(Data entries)
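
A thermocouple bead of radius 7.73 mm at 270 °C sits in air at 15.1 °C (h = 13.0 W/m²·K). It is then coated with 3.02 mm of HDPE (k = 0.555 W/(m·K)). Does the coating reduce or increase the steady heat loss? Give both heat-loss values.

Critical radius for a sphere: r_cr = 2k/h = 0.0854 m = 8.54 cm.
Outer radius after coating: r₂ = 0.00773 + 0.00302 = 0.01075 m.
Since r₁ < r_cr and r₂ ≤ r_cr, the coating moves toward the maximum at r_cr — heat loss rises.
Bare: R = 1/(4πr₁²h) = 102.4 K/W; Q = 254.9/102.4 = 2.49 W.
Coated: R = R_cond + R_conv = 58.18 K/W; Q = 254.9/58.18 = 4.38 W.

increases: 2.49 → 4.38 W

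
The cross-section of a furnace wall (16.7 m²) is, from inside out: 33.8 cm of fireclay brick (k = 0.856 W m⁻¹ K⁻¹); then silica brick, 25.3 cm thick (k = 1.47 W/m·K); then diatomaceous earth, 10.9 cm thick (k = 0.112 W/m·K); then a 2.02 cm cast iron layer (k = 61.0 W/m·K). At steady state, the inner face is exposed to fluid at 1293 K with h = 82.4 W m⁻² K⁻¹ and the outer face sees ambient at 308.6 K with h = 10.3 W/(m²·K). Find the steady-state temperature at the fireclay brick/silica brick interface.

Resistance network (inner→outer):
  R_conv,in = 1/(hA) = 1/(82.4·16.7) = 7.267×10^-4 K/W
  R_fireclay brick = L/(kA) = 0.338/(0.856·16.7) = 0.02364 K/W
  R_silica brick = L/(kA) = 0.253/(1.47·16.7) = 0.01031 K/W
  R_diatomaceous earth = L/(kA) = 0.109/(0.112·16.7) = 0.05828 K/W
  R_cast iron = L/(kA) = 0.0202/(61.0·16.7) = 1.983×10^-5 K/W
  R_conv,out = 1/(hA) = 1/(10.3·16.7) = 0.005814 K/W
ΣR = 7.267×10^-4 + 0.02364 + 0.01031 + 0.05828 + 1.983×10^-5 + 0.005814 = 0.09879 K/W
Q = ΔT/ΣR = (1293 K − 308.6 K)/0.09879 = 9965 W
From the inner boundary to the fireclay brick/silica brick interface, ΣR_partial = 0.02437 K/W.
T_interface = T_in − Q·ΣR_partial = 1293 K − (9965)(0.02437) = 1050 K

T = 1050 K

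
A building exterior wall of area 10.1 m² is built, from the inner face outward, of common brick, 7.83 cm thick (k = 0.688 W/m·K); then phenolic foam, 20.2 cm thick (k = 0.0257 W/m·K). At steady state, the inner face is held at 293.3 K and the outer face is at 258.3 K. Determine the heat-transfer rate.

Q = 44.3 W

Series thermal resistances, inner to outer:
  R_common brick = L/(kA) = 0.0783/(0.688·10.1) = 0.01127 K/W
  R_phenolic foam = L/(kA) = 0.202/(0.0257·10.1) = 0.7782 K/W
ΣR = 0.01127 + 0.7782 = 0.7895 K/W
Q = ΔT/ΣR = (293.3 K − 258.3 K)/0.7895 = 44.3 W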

• [Action item]
What's wanted is each line above, transcribed with nothing altered.

• [Result for this task]
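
A thermocouple bead of radius 7.73 mm at 270 °C sits in air at 15.1 °C (h = 13.0 W/m²·K). It is then coated with 3.02 mm of HDPE (k = 0.555 W/(m·K)). Does the coating reduce or increase the steady heat loss? Give both heat-loss values.

Critical radius for a sphere: r_cr = 2k/h = 0.0854 m = 8.54 cm.
Outer radius after coating: r₂ = 0.00773 + 0.00302 = 0.01075 m.
Since r₁ < r_cr and r₂ ≤ r_cr, the coating moves toward the maximum at r_cr — heat loss rises.
Bare: R = 1/(4πr₁²h) = 102.4 K/W; Q = 254.9/102.4 = 2.49 W.
Coated: R = R_cond + R_conv = 58.18 K/W; Q = 254.9/58.18 = 4.38 W.

increases: 2.49 → 4.38 W

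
The cross-section of a furnace wall (16.7 m²) is, from inside out: 33.8 cm of fireclay brick (k = 0.856 W m⁻¹ K⁻¹); then silica brick, 25.3 cm thick (k = 1.47 W/m·K); then diatomaceous earth, 10.9 cm thick (k = 0.112 W/m·K); then a 2.02 cm cast iron layer (k = 61.0 W/m·K). At steady state, the inner face is exposed to fluid at 1293 K with h = 82.4 W m⁻² K⁻¹ and the outer face sees ambient at 308.6 K with h = 10.3 W/(m²·K). Find the steady-state temperature at the fireclay brick/silica brick interface.

Resistance network (inner→outer):
  R_conv,in = 1/(hA) = 1/(82.4·16.7) = 7.267×10^-4 K/W
  R_fireclay brick = L/(kA) = 0.338/(0.856·16.7) = 0.02364 K/W
  R_silica brick = L/(kA) = 0.253/(1.47·16.7) = 0.01031 K/W
  R_diatomaceous earth = L/(kA) = 0.109/(0.112·16.7) = 0.05828 K/W
  R_cast iron = L/(kA) = 0.0202/(61.0·16.7) = 1.983×10^-5 K/W
  R_conv,out = 1/(hA) = 1/(10.3·16.7) = 0.005814 K/W
ΣR = 7.267×10^-4 + 0.02364 + 0.01031 + 0.05828 + 1.983×10^-5 + 0.005814 = 0.09879 K/W
Q = ΔT/ΣR = (1293 K − 308.6 K)/0.09879 = 9965 W
From the inner boundary to the fireclay brick/silica brick interface, ΣR_partial = 0.02437 K/W.
T_interface = T_in − Q·ΣR_partial = 1293 K − (9965)(0.02437) = 1050 K

T = 1050 K

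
A building exterior wall of area 10.1 m² is built, from the inner face outward, of common brick, 7.83 cm thick (k = 0.688 W/m·K); then phenolic foam, 20.2 cm thick (k = 0.0257 W/m·K). At steady state, the inner face is held at 293.3 K and the outer face is at 258.3 K. Determine the heat-transfer rate.

Q = 44.3 W

Series thermal resistances, inner to outer:
  R_common brick = L/(kA) = 0.0783/(0.688·10.1) = 0.01127 K/W
  R_phenolic foam = L/(kA) = 0.202/(0.0257·10.1) = 0.7782 K/W
ΣR = 0.01127 + 0.7782 = 0.7895 K/W
Q = ΔT/ΣR = (293.3 K − 258.3 K)/0.7895 = 44.3 W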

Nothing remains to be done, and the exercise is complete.